Each record must appear in the answer exactly as given.

————

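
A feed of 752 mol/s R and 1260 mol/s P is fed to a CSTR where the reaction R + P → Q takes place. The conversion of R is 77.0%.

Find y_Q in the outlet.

R reacted = 0.77 × 752 = 579 mol/s; ν_R = −1, so ξ = 579/1 = 579 mol/s.
Outlet amounts (n = n₀ + ν ξ):
  R: 752 − 1(579) = 173
  P: 1260 − 1(579) = 681
  Q: 0 + 1(579) = 579
Total out = 1433 mol/s; y_Q = 579 / 1433 = 0.4041.

0.404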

————

# Result below
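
A feed of 752 mol/s R and 1260 mol/s P is fed to a CSTR where the reaction R + P → Q takes place. The conversion of R is 77.0%.

Find y_Q in the outlet.

R reacted = 0.77 × 752 = 579 mol/s; ν_R = −1, so ξ = 579/1 = 579 mol/s.
Outlet amounts (n = n₀ + ν ξ):
  R: 752 − 1(579) = 173
  P: 1260 − 1(579) = 681
  Q: 0 + 1(579) = 579
Total out = 1433 mol/s; y_Q = 579 / 1433 = 0.4041.

0.404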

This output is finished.